===== Listed entries
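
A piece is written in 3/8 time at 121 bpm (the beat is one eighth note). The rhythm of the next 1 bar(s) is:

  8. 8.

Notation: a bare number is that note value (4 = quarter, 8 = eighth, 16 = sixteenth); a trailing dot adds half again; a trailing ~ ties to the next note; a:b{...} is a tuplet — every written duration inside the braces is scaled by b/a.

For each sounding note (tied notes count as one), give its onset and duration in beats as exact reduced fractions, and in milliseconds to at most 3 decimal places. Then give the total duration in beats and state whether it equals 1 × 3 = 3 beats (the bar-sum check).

1) 0.0ms=0b +743.802ms=3/2b
2) 743.802ms=3/2b +743.802ms=3/2b
Σ=3b of 3 (121bpm 3/8) — PASS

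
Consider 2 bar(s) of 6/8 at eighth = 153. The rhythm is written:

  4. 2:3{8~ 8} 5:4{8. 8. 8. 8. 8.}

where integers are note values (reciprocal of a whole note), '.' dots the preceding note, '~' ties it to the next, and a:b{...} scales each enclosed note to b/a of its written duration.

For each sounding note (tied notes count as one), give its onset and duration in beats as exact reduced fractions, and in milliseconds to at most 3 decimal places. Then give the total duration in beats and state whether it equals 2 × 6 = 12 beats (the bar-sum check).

1) 0.0ms=0b +1176.471ms=3b
2) 1176.471ms=3b +1176.471ms=3b
3) 2352.941ms=6b +470.588ms=6/5b
4) 2823.529ms=36/5b +470.588ms=6/5b
5) 3294.118ms=42/5b +470.588ms=6/5b
6) 3764.706ms=48/5b +470.588ms=6/5b
7) 4235.294ms=54/5b +470.588ms=6/5b
Σ=12b of 12 (153bpm 6/8) — PASS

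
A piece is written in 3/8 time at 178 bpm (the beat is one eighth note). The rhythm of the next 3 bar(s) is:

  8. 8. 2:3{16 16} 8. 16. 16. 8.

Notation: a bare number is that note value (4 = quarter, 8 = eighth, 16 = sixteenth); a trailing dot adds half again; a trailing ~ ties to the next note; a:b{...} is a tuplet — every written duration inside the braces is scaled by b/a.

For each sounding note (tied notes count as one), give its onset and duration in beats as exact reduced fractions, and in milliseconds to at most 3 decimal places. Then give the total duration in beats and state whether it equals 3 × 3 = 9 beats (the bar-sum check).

1) 0.0ms=0b +505.618ms=3/2b
2) 505.618ms=3/2b +505.618ms=3/2b
3) 1011.236ms=3b +252.809ms=3/4b
4) 1264.045ms=15/4b +252.809ms=3/4b
5) 1516.854ms=9/2b +505.618ms=3/2b
6) 2022.472ms=6b +252.809ms=3/4b
7) 2275.281ms=27/4b +252.809ms=3/4b
8) 2528.09ms=15/2b +505.618ms=3/2b
Σ=9b of 9 (178bpm 3/8) — PASS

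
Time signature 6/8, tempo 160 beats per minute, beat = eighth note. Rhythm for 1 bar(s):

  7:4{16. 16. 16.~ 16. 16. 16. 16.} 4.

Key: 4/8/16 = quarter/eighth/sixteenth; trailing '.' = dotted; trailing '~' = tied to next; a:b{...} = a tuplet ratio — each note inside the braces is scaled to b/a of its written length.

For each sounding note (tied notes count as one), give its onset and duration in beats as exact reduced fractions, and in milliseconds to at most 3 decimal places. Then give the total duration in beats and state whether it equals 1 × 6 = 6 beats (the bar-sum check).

1) 0.0ms=0b +160.714ms=3/7b
2) 160.714ms=3/7b +160.714ms=3/7b
3) 321.429ms=6/7b +321.429ms=6/7b
4) 642.857ms=12/7b +160.714ms=3/7b
5) 803.571ms=15/7b +160.714ms=3/7b
6) 964.286ms=18/7b +160.714ms=3/7b
7) 1125.0ms=3b +1125.0ms=3b
Σ=6b of 6 (160bpm 6/8) — PASS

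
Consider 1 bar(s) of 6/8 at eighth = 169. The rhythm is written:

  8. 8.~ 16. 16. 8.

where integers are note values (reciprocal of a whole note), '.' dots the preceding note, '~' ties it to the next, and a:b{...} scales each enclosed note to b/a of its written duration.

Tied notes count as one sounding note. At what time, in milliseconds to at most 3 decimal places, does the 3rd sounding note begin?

note 3 onset = 15/4b = 1331.361ms

1. 0.0ms @ 0 + 532.544ms (3/2)
2. 532.544ms @ 3/2 + 798.817ms (9/4)
3. 1331.361ms @ 15/4 + 266.272ms (3/4)
4. 1597.633ms @ 9/2 + 532.544ms (3/2)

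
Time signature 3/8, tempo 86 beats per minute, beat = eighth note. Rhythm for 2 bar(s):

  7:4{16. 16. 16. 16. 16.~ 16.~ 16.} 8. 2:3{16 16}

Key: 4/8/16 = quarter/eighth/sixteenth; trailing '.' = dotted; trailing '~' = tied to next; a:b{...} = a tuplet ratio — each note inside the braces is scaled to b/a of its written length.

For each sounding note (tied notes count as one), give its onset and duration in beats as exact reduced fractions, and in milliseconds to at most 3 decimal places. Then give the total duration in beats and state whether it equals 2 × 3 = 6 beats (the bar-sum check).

1) 0.0ms=0b +299.003ms=3/7b
2) 299.003ms=3/7b +299.003ms=3/7b
3) 598.007ms=6/7b +299.003ms=3/7b
4) 897.01ms=9/7b +299.003ms=3/7b
5) 1196.013ms=12/7b +897.01ms=9/7b
6) 2093.023ms=3b +1046.512ms=3/2b
7) 3139.535ms=9/2b +523.256ms=3/4b
8) 3662.791ms=21/4b +523.256ms=3/4b
Σ=6b of 6 (86bpm 3/8) — PASS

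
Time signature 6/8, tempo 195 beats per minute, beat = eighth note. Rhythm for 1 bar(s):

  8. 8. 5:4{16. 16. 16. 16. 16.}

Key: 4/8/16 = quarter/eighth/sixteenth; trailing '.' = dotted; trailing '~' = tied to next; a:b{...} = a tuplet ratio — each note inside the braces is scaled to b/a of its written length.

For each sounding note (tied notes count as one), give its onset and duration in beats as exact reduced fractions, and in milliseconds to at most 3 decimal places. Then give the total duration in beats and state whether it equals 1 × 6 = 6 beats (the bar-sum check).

1) 0.0ms=0b +461.538ms=3/2b
2) 461.538ms=3/2b +461.538ms=3/2b
3) 923.077ms=3b +184.615ms=3/5b
4) 1107.692ms=18/5b +184.615ms=3/5b
5) 1292.308ms=21/5b +184.615ms=3/5b
6) 1476.923ms=24/5b +184.615ms=3/5b
7) 1661.538ms=27/5b +184.615ms=3/5b
Σ=6b of 6 (195bpm 6/8) — PASS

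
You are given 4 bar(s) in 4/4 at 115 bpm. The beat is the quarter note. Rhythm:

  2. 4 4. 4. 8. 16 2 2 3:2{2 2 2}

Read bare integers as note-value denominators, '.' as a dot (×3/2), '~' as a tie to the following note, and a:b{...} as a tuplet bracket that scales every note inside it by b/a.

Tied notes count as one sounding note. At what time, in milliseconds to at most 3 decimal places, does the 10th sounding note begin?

1. 0.0ms @ 0 + 1565.217ms (3)
2. 1565.217ms @ 3 + 521.739ms (1)
3. 2086.957ms @ 4 + 782.609ms (3/2)
4. 2869.565ms @ 11/2 + 782.609ms (3/2)
5. 3652.174ms @ 7 + 391.304ms (3/4)
6. 4043.478ms @ 31/4 + 130.435ms (1/4)
7. 4173.913ms @ 8 + 1043.478ms (2)
8. 5217.391ms @ 10 + 1043.478ms (2)
9. 6260.87ms @ 12 + 695.652ms (4/3)
10. 6956.522ms @ 40/3 + 695.652ms (4/3)
11. 7652.174ms @ 44/3 + 695.652ms (4/3)

note 10 onset = 40/3b = 6956.522ms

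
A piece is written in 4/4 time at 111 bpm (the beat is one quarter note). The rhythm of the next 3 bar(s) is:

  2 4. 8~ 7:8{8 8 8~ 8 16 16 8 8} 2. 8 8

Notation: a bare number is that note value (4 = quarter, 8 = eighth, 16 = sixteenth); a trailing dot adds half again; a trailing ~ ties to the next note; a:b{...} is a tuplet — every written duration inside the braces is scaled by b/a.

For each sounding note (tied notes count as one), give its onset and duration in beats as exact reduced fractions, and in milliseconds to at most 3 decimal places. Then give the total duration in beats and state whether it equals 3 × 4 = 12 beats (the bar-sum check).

1) 0.0ms=0b +1081.081ms=2b
2) 1081.081ms=2b +810.811ms=3/2b
3) 1891.892ms=7/2b +579.151ms=15/14b
4) 2471.042ms=32/7b +308.88ms=4/7b
5) 2779.923ms=36/7b +617.761ms=8/7b
6) 3397.683ms=44/7b +154.44ms=2/7b
7) 3552.124ms=46/7b +154.44ms=2/7b
8) 3706.564ms=48/7b +308.88ms=4/7b
9) 4015.444ms=52/7b +308.88ms=4/7b
10) 4324.324ms=8b +1621.622ms=3b
11) 5945.946ms=11b +270.27ms=1/2b
12) 6216.216ms=23/2b +270.27ms=1/2b
Σ=12b of 12 (111bpm 4/4) — PASS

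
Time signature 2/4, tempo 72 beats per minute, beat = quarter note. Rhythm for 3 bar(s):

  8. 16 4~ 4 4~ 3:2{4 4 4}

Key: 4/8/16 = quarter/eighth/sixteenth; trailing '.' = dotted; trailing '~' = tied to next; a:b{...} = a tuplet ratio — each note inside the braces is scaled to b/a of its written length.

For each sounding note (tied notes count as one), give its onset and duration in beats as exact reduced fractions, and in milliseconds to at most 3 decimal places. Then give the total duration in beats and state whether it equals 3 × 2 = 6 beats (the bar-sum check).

1) 0.0ms=0b +625.0ms=3/4b
2) 625.0ms=3/4b +208.333ms=1/4b
3) 833.333ms=1b +1666.667ms=2b
4) 2500.0ms=3b +1388.889ms=5/3b
5) 3888.889ms=14/3b +555.556ms=2/3b
6) 4444.444ms=16/3b +555.556ms=2/3b
Σ=6b of 6 (72bpm 2/4) — PASS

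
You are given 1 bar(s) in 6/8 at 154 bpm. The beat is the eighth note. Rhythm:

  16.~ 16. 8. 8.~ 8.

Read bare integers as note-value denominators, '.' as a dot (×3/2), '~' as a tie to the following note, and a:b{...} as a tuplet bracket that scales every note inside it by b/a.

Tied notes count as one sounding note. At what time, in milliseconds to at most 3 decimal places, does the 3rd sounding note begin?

note 3 onset = 3b = 1168.831ms

1. 0.0ms @ 0 + 584.416ms (3/2)
2. 584.416ms @ 3/2 + 584.416ms (3/2)
3. 1168.831ms @ 3 + 1168.831ms (3)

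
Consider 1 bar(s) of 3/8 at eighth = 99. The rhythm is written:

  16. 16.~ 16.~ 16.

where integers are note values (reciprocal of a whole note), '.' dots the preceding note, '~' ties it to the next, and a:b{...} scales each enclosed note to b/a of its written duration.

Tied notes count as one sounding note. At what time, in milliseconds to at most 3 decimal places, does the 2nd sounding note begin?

1. 0.0ms @ 0 + 454.545ms (3/4)
2. 454.545ms @ 3/4 + 1363.636ms (9/4)

note 2 onset = 3/4b = 454.545ms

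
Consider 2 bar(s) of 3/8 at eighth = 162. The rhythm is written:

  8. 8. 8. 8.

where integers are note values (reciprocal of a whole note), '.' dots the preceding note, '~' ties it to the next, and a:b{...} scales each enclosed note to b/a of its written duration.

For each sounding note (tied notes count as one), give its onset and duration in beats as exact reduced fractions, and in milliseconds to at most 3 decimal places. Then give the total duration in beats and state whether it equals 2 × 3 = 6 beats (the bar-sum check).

1) 0.0ms=0b +555.556ms=3/2b
2) 555.556ms=3/2b +555.556ms=3/2b
3) 1111.111ms=3b +555.556ms=3/2b
4) 1666.667ms=9/2b +555.556ms=3/2b
Σ=6b of 6 (162bpm 3/8) — PASS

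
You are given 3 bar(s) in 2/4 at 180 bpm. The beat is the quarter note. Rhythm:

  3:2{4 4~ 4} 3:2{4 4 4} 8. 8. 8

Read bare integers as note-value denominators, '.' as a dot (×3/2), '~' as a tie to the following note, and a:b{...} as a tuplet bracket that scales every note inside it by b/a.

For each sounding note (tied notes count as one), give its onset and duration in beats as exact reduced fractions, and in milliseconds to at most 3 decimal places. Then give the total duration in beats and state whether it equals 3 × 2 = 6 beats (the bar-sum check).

1) 0.0ms=0b +222.222ms=2/3b
2) 222.222ms=2/3b +444.444ms=4/3b
3) 666.667ms=2b +222.222ms=2/3b
4) 888.889ms=8/3b +222.222ms=2/3b
5) 1111.111ms=10/3b +222.222ms=2/3b
6) 1333.333ms=4b +250.0ms=3/4b
7) 1583.333ms=19/4b +250.0ms=3/4b
8) 1833.333ms=11/2b +166.667ms=1/2b
Σ=6b of 6 (180bpm 2/4) — PASS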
==========
— Try it —
Pull each line containing the word "minute" out of the data above.

— Response area —
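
Time signature 6/8, tempo 160 beats per minute, beat = eighth note. Rhythm for 1 bar(s):
Time signature 3/8, tempo 86 beats per minute, beat = eighth note. Rhythm for 2 bar(s):
Time signature 6/8, tempo 195 beats per minute, beat = eighth note. Rhythm for 1 bar(s):
Time signature 2/4, tempo 72 beats per minute, beat = quarter note. Rhythm for 3 bar(s):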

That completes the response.